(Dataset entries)
***

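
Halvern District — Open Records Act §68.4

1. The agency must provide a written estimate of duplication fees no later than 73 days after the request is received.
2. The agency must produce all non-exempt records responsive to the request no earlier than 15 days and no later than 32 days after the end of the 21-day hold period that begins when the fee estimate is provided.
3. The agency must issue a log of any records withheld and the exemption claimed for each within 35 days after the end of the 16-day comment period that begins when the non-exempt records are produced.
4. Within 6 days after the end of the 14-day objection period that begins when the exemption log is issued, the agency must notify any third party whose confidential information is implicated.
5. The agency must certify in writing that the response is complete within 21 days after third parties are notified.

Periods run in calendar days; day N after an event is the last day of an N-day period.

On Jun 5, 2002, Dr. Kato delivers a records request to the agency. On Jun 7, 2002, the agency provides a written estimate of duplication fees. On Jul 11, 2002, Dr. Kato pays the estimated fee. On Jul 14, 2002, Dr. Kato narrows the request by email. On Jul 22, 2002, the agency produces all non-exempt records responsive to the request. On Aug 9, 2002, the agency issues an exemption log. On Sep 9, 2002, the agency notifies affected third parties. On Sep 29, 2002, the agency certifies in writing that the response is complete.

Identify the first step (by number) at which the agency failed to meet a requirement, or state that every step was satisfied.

Step 4

Step 1: 73 days after Jun 5, 2002 (when the request is received) is Aug 17, 2002; Jun 7, 2002 is within that limit.
Step 2: the window is 15–32 days after Jun 28, 2002 (end of the 21-day hold period, which began when the fee estimate is provided on Jun 7, 2002), so Jul 13, 2002 through Jul 30, 2002; done Jul 22, 2002 — within the window.
Step 3: 35 days after Aug 7, 2002 (end of the 16-day comment period, which began when the non-exempt records are produced on Jul 22, 2002) is Sep 11, 2002; Aug 9, 2002 is within that limit.
Step 4: 6 days after Aug 23, 2002 (end of the 14-day objection period, which began when the exemption log is issued on Aug 9, 2002) is Aug 29, 2002; Sep 9, 2002 misses that deadline by 11 days.
No need to go further; step 4 was not satisfied.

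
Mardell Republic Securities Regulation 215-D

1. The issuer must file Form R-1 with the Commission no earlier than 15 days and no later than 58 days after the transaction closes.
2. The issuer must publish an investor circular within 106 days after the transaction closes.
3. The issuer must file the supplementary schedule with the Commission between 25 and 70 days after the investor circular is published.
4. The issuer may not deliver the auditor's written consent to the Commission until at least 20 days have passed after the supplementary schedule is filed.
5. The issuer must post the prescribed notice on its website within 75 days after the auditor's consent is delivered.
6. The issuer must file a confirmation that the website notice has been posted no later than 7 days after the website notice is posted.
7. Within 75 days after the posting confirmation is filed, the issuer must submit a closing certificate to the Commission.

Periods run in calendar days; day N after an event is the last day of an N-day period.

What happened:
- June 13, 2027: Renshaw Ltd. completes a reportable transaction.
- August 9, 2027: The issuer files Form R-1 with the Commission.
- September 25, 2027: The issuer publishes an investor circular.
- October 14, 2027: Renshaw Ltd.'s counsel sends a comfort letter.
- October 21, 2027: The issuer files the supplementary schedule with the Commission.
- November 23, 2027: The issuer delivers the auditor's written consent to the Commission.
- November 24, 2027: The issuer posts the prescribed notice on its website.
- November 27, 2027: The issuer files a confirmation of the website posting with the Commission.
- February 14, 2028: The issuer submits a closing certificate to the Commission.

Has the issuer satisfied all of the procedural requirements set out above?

Step 1: the window is 15–58 days after June 13, 2027 (when the transaction closes), so June 28, 2027 through August 10, 2027; done August 9, 2027, which is between those dates.
Step 2: 106 days after June 13, 2027 (when the transaction closes) is September 27, 2027; done September 25, 2027 — timely.
Step 3: the window is 25–70 days after September 25, 2027 (when the investor circular is published), so October 20, 2027 through December 4, 2027; October 21, 2027 falls inside that range.
Step 4: the earliest permitted date is 20 days after October 21, 2027 (when the supplementary schedule is filed), i.e. November 10, 2027; done November 23, 2027, after the minimum wait.
Step 5: 75 days after November 23, 2027 (when the auditor's consent is delivered) is February 6, 2028; November 24, 2027 is within that limit.
Step 6: 7 days after November 24, 2027 (when the website notice is posted) is December 1, 2027; done November 27, 2027 — timely.
Step 7: 75 days after November 27, 2027 (when the posting confirmation is filed) is February 10, 2028; done February 14, 2028 — 4 days late.

No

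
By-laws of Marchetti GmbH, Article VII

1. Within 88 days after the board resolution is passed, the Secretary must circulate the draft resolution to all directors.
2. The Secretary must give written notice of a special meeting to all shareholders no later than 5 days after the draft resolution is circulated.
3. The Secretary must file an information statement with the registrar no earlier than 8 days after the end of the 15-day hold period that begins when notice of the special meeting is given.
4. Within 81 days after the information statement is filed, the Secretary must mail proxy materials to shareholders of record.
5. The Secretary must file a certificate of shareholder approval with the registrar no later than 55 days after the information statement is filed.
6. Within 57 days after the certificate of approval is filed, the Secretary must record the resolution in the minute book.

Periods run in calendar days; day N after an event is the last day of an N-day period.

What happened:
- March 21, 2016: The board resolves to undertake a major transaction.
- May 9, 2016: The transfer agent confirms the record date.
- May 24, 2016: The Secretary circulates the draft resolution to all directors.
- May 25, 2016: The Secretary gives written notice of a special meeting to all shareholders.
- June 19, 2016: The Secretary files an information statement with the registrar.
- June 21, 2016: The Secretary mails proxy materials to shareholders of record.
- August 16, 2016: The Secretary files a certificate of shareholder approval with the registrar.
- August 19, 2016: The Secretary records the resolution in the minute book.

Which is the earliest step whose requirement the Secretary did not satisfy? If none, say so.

Step 5

Step 1 — counting 88 days from March 21, 2016 (when the board resolution is passed) gives a deadline of June 17, 2016; completed May 24, 2016, before the deadline.
Step 2 — counting 5 days from May 24, 2016 (when the draft resolution is circulated) gives a deadline of May 29, 2016; done May 25, 2016 — timely.
Step 3 — must wait 8 days from June 9, 2016 (end of the 15-day hold period, which began when notice of the special meeting is given on May 25, 2016), so not before June 17, 2016; June 19, 2016 is on or after that date.
Step 4 — counting 81 days from June 19, 2016 (when the information statement is filed) gives a deadline of September 8, 2016; June 21, 2016 is within that limit.
Step 5 — counting 55 days from June 19, 2016 (when the information statement is filed) gives a deadline of August 13, 2016; August 16, 2016 misses that deadline by 3 days.
The procedure was therefore not followed at step 5.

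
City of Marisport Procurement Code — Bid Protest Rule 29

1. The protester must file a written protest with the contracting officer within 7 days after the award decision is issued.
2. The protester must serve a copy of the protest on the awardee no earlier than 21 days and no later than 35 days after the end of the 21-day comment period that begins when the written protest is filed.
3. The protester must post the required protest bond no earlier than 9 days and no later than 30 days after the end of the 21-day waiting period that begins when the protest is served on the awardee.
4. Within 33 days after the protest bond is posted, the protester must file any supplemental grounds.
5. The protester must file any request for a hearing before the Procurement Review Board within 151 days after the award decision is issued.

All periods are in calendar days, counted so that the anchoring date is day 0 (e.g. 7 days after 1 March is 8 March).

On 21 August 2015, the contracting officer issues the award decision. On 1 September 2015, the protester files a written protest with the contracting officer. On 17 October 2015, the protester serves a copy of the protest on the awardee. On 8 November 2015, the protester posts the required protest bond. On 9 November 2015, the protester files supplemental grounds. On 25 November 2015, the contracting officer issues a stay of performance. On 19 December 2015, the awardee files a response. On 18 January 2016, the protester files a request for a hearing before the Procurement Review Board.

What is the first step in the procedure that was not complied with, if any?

Step 1

Step 1: 7 days after 21 August 2015 (when the award decision is issued) is 28 August 2015; 1 September 2015 misses that deadline by 4 days.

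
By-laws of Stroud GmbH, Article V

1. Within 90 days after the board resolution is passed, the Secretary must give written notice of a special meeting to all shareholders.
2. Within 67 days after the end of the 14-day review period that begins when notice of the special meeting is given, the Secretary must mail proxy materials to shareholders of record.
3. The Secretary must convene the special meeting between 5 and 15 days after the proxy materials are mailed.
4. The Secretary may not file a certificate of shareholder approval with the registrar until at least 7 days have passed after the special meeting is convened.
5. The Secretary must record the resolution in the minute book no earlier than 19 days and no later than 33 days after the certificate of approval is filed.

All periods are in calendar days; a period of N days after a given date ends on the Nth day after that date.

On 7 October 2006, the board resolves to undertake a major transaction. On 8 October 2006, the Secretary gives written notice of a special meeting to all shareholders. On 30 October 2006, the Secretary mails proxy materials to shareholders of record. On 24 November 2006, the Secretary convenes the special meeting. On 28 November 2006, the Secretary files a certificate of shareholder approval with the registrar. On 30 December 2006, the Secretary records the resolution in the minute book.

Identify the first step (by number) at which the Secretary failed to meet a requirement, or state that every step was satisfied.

Step 1: 90 days after 7 October 2006 (when the board resolution is passed) is 5 January 2007; 8 October 2006 is within that limit.
Step 2: 67 days after 22 October 2006 (end of the 14-day review period, which began when notice of the special meeting is given on 8 October 2006) is 28 December 2006; 30 October 2006 is within that limit.
Step 3: the window is 5–15 days after 30 October 2006 (when the proxy materials are mailed), so 4 November 2006 through 14 November 2006; 24 November 2006 is 10 days past the end of the window.

Step 3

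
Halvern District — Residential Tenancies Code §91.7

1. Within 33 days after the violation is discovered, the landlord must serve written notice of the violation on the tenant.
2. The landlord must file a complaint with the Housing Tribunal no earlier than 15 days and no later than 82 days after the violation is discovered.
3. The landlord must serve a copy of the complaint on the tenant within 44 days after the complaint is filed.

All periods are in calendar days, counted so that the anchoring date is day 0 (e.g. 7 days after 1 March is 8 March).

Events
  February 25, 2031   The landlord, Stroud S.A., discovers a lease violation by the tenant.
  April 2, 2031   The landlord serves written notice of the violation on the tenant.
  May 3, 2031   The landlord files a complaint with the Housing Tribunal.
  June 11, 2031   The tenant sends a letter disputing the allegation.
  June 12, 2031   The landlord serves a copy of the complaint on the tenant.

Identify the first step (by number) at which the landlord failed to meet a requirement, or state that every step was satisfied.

Step 1 — counting 33 days from February 25, 2031 (when the violation is discovered) gives a deadline of March 30, 2031; done April 2, 2031 — 3 days late.
Later steps need not be reached.

Step 1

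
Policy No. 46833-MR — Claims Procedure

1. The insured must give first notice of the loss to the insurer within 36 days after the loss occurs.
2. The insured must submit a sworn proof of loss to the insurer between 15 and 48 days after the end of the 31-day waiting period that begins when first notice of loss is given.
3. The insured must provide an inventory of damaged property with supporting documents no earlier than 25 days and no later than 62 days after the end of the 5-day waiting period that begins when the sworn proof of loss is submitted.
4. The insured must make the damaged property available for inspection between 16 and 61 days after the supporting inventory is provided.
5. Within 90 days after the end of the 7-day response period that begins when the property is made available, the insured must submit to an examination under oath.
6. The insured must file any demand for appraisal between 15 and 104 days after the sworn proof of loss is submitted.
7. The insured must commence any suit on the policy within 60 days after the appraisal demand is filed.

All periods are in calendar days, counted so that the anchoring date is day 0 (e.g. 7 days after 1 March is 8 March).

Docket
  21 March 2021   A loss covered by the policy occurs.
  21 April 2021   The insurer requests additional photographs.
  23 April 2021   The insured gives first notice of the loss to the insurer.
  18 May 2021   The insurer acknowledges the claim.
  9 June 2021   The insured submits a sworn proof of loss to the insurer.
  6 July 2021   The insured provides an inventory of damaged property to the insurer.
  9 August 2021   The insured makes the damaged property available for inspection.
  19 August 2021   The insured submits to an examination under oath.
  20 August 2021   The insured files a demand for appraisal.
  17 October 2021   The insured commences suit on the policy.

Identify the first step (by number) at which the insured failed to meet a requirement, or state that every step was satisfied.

Step 1: 36 days after 21 March 2021 (when the loss occurs) is 26 April 2021; 23 April 2021 is within that limit.
Step 2: the window is 15–48 days after 24 May 2021 (end of the 31-day waiting period, which began when first notice of loss is given on 23 April 2021), so 8 June 2021 through 11 July 2021; 9 June 2021 falls inside that range.
Step 3: the window is 25–62 days after 14 June 2021 (end of the 5-day waiting period, which began when the sworn proof of loss is submitted on 9 June 2021), so 9 July 2021 through 15 August 2021; done 6 July 2021 — 3 days before the window opened.

Step 3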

***

Work instructions =>
Set down, unchanged, only those lines above that fall between the line with "available for inspection." and the line with "17 October 2021", the two end lines included.

Answer section =>
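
  9 August 2021   The insured makes the damaged property available for inspection.
  19 August 2021   The insured submits to an examination under oath.
  20 August 2021   The insured files a demand for appraisal.
  17 October 2021   The insured commences suit on the policy.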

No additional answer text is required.